Starting at the first line of the data below, retype every line up to and including the one containing "4: [0, 1, 2, 3]".

• • •

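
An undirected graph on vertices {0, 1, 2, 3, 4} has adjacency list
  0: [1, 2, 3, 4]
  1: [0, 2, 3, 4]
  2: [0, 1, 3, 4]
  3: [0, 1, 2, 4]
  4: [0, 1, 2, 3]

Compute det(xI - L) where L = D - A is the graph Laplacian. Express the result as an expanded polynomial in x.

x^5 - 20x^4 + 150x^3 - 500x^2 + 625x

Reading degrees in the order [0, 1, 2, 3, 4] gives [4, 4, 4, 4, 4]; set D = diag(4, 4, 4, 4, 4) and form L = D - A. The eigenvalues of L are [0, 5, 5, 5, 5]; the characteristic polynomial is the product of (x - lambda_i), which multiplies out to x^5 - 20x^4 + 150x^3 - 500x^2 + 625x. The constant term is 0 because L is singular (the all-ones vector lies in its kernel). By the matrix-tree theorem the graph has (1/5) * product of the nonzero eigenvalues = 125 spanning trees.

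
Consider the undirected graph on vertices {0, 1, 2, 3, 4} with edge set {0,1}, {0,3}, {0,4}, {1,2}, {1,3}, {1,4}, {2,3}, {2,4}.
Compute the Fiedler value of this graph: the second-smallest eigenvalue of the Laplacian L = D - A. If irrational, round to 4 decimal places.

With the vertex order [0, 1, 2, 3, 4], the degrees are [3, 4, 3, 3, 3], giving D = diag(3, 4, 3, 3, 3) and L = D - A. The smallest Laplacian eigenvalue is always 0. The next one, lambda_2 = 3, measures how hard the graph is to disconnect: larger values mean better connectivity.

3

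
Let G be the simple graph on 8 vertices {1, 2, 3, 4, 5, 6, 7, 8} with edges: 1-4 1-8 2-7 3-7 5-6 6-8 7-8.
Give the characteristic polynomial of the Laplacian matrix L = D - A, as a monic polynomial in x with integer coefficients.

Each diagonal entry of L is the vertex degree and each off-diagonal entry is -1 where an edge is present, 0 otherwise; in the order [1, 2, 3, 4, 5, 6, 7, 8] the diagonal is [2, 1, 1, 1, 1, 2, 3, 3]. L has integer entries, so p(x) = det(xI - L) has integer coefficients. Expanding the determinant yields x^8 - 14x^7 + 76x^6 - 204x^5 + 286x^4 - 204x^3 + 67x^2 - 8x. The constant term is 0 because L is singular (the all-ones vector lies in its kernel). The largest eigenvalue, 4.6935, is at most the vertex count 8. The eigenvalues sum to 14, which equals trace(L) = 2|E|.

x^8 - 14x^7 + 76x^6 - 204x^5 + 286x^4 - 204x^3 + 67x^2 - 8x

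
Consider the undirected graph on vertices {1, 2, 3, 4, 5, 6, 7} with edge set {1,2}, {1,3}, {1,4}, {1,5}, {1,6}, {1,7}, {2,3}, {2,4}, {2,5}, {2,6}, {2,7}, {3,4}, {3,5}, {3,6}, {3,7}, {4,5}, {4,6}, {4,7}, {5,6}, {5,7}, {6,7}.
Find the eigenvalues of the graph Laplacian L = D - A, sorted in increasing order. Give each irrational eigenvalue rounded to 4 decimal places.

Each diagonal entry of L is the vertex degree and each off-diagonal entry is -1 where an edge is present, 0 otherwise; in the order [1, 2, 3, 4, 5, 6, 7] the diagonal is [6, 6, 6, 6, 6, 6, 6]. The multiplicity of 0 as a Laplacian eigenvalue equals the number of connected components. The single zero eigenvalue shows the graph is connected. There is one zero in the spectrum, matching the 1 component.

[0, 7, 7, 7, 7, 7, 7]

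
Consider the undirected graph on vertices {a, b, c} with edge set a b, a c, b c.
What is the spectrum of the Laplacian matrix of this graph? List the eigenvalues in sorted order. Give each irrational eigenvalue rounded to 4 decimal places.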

• • •

_WRITTEN RESPONSE_:
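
An undirected graph on vertices {0, 1, 2, 3, 4} has adjacency list
  0: [1, 2, 3, 4]
  1: [0, 2, 3, 4]
  2: [0, 1, 3, 4]
  3: [0, 1, 2, 4]
  4: [0, 1, 2, 3]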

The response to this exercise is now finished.